── SOURCE DATA

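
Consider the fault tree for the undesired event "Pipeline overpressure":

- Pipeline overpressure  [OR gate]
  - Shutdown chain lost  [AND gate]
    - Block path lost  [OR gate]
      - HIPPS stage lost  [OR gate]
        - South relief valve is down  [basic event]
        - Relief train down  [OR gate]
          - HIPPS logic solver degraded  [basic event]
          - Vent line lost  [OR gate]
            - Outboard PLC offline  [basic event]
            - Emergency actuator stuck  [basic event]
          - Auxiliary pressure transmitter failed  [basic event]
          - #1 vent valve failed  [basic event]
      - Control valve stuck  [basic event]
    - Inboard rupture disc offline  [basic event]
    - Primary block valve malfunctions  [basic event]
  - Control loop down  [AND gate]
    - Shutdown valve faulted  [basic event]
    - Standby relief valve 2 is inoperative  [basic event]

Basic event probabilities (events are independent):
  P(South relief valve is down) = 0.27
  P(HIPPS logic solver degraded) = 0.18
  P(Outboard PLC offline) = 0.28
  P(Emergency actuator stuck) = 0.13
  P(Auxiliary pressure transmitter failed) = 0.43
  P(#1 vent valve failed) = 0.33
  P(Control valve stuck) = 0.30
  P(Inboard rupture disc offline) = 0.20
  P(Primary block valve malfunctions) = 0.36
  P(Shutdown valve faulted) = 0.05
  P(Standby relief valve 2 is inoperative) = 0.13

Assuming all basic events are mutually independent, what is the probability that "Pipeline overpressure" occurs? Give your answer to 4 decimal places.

P(Vent line lost) [OR] = 1 − (1−0.28) × (1−0.13) = 0.373600
P(Relief train down) [OR] = 1 − (1−0.18) × (1−0.373600) × (1−0.43) × (1−0.33) = 0.803838
P(HIPPS stage lost) [OR] = 1 − (1−0.27) × (1−0.803838) = 0.856802
P(Block path lost) [OR] = 1 − (1−0.856802) × (1−0.30) = 0.899761
P(Shutdown chain lost) [AND] = 0.899761 × 0.20 × 0.36 = 0.064783
P(Control loop down) [AND] = 0.05 × 0.13 = 0.006500
P(Pipeline overpressure) [OR] = 1 − (1−0.064783) × (1−0.006500) = 0.070862
Rounded to 4 decimal places: P(Pipeline overpressure) ≈ 0.0709.

0.0709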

────

» **WORK INSTRUCTIONS**
Give only a number, the count of lines above that include the string "Primary".

» **SOLUTION FOR THIS PROBLEM**
2